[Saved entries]

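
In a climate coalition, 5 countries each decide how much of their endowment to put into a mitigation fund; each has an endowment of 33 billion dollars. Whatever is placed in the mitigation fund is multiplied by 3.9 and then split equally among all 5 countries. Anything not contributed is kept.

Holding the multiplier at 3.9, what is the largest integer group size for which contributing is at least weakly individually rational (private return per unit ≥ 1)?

Private return per unit is 3.9/(group size), which is ≥ 1 whenever the group size is ≤ 3.9.
The largest such integer is 3.

3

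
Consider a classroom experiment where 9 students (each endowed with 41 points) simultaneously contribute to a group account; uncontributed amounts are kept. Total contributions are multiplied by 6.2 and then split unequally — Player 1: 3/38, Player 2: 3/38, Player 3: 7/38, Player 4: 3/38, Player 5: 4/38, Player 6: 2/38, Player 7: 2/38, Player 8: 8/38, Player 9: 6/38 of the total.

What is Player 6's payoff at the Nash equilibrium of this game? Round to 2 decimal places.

Each unit j contributes comes back to j as 6.2 × (j's share), so j prefers to contribute only if that share exceeds 1/6.2 = 0.1613; otherwise keeping the unit dominates.
Player 3 and Player 8 clear that bar, contributing 41 each; the remaining 7 contribute 0. Total contributed: 82.
Player 6 keeps 41 and receives 6.2 × 82 × 2/38 = 26.76 from the group account, for a payoff of 67.76.

67.76 points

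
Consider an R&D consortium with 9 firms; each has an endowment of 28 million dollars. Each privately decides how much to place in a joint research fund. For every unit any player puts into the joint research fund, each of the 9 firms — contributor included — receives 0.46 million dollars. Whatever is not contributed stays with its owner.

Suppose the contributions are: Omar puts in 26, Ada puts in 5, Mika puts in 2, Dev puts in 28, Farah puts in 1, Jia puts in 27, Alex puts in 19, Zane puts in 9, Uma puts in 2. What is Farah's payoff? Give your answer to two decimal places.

Total contributed: 26 + 5 + 2 + 28 + 1 + 27 + 19 + 9 + 2 = 119.
Each receives 0.46 × 119 = 54.74 from the joint research fund.
Farah keeps 28 − 1 = 27, so Farah's payoff is 27 + 54.74 = 81.74.

81.74 million dollars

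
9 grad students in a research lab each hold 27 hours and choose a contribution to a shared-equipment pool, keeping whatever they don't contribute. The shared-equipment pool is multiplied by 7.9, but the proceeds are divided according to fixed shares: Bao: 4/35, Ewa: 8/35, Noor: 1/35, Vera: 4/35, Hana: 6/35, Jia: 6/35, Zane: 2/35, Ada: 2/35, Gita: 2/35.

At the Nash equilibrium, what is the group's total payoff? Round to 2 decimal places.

801.90 hours

For player j, contributing a unit is worthwhile iff 7.9 × (j's share) ≥ 1, i.e. iff j's share is at least 0.1266.
Ewa, Hana and Jia are above the threshold, contributing 27 each; the remaining 6 contribute 0. Total contributed: 81.
The shared-equipment pool pays out 7.9 × 81 = 639.90 in total (split across the unequal shares, but the aggregate is all that matters for the group sum).
The 6 free-riders keep 27 each, adding 162. Group total = 162 + 639.90 = 801.90.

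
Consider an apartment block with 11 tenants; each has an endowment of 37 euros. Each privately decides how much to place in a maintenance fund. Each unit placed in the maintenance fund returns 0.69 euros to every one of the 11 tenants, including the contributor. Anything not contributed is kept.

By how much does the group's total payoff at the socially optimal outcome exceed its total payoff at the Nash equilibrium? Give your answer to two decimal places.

2682.13 euros

The private return per contributed unit is 0.69 < 1, so contributing 0 is dominant for every player. At the Nash equilibrium everyone keeps their 37, and the group total is 11 × 37 = 407.
Each contributed unit returns 7.590 to the group as a whole (0.69 to each of 11 players), which exceeds 1, so the social optimum is full contribution: group total = 7.590 × 407 = 3089.13.
Efficiency loss = 3089.13 − 407 = 2682.13.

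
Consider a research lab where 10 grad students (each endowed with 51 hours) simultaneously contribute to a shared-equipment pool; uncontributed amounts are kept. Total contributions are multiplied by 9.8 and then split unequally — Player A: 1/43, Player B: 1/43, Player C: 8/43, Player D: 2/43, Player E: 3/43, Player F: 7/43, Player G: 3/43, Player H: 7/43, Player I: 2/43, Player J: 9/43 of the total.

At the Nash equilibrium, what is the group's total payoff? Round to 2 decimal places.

2305.20 hours

Each unit j contributes comes back to j as 9.8 × (j's share), so j prefers to contribute only if that share exceeds 1/9.8 = 0.1020; otherwise keeping the unit dominates.
Player C, Player F, Player H and Player J clear that bar, contributing 51 each; the remaining 6 contribute 0. Total contributed: 204.
The shared-equipment pool pays out 9.8 × 204 = 1999.20 in total (split across the unequal shares, but the aggregate is all that matters for the group sum).
The 6 free-riders keep 51 each, adding 306. Group total = 306 + 1999.20 = 2305.20.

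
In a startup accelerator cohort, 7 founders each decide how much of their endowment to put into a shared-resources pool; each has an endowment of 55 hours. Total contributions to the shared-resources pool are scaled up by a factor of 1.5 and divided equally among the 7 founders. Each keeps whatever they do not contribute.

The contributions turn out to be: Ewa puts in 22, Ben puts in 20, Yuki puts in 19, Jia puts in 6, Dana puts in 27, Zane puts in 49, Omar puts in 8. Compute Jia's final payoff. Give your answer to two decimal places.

Total contributed: 22 + 20 + 19 + 6 + 27 + 49 + 8 = 151.
Each receives 1.5 × 151 / 7 = 32.36 from the shared-resources pool.
Jia keeps 55 − 6 = 49, so Jia's payoff is 49 + 32.36 = 81.36.

81.36 hours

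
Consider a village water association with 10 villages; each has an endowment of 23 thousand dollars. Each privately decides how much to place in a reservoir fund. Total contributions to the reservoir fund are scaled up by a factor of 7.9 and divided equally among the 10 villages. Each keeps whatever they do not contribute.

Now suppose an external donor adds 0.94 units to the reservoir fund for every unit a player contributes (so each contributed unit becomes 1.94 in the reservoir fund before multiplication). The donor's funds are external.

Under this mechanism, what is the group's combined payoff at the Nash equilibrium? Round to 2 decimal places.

Under the mechanism each unit contributed yields 7.9 × 1.94 / 10 = 1.5326 back to its contributor per unit of net cost, which exceeds 1, making full contribution the dominant choice for everyone.
At the Nash equilibrium everyone contributes 23. Group total payoff = 7.9 × 1.94 × 230 = 3524.98.

3524.98 thousand dollars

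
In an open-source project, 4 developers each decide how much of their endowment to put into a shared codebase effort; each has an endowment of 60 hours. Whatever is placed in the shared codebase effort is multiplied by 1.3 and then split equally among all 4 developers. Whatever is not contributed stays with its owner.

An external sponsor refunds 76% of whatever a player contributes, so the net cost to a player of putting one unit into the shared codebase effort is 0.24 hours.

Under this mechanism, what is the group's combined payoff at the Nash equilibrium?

The effective private return per unit is now (1.3/4) / 0.24 = 1.3542 > 1, so every player's dominant strategy flips to full contribution.
So the Nash equilibrium is full contribution by all 4; the group earns 4 × (60 × 0.76 + 1.3 × 60) = 494.40.

494.40 hours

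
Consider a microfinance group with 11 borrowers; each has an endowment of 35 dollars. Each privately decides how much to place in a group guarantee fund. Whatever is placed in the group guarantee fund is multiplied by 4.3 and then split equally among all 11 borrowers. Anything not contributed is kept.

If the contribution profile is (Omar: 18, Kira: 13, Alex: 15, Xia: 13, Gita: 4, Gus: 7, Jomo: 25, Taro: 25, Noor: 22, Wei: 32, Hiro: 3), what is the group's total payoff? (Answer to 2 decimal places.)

969.10 dollars

Total contributed: 18 + 13 + 15 + 13 + 4 + 7 + 25 + 25 + 22 + 32 + 3 = 177; total kept: 11 × 35 − 177 = 208.
The group guarantee fund pays out 4.3 × 177 = 761.10 in aggregate.
Group total = 208 + 761.10 = 969.10.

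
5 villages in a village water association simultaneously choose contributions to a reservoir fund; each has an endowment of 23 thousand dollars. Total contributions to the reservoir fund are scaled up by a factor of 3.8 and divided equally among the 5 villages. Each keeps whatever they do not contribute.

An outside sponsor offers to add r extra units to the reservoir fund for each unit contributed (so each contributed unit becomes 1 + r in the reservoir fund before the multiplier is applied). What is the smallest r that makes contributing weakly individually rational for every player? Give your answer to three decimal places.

0.316

With matching at rate r, one contributed unit becomes (1 + r) in the reservoir fund and returns 3.8 × (1 + r) / 5 to the contributor.
Setting this equal to 1: 1 + r = 5/3.8 = 1.3158.
So the minimum matching rate is r = 1.3158 − 1 = 0.316.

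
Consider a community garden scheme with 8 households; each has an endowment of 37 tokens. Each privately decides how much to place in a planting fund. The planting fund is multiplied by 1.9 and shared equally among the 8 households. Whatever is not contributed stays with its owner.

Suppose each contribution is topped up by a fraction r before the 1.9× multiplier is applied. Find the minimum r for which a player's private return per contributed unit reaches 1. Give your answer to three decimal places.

With matching at rate r, one contributed unit becomes (1 + r) in the planting fund and returns 1.9 × (1 + r) / 8 to the contributor.
Setting this equal to 1: 1 + r = 8/1.9 = 4.2105.
So the minimum matching rate is r = 4.2105 − 1 = 3.211.

3.211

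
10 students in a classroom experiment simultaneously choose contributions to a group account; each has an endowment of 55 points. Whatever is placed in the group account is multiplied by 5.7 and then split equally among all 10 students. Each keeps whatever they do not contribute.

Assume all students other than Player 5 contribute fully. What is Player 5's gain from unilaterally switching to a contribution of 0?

Switching from a contribution of 55 to 0 lets Player 5 keep an extra 55 points, but lowers the group account by 55, which costs Player 5 their own share of that drop: 5.7/10 × 55 = 31.35.
Net gain = 55 − 31.35 = 23.65. The private return per contributed unit (0.5700) is below 1, so free-riding is indeed the best response regardless of what the others do.

23.65 points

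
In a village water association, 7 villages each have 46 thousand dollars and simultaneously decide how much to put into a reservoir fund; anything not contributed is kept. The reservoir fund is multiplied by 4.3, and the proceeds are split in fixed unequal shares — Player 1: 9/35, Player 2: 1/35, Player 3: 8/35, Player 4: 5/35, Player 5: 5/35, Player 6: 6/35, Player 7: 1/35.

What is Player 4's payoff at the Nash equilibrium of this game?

For player j, contributing a unit is worthwhile iff 4.3 × (j's share) ≥ 1, i.e. iff j's share is at least 0.2326.
The only share above 0.2326 is Player 1's 9/35, contributing 46; the remaining 6 contribute 0. Total contributed: 46.
Player 4 keeps 46 and receives 4.3 × 46 × 5/35 = 28.26 from the reservoir fund, for a payoff of 74.26.

74.26 thousand dollars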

### TASK TO CARRY OUT
Starting at the line that has "Consider a community" and ending at the line that has "10 students in", please write out the lines above exactly, leaving out all others.

### YOUR RESPONSE
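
Consider a community garden scheme with 8 households; each has an endowment of 37 tokens. Each privately decides how much to place in a planting fund. The planting fund is multiplied by 1.9 and shared equally among the 8 households. Whatever is not contributed stays with its owner.

Suppose each contribution is topped up by a fraction r before the 1.9× multiplier is applied. Find the minimum r for which a player's private return per contributed unit reaches 1. Give your answer to three decimal places.

With matching at rate r, one contributed unit becomes (1 + r) in the planting fund and returns 1.9 × (1 + r) / 8 to the contributor.
Setting this equal to 1: 1 + r = 8/1.9 = 4.2105.
So the minimum matching rate is r = 4.2105 − 1 = 3.211.

3.211

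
10 students in a classroom experiment simultaneously choose contributions to a group account; each has an endowment of 55 points. Whatever is placed in the group account is multiplied by 5.7 and then split equally among all 10 students. Each keeps whatever they do not contribute.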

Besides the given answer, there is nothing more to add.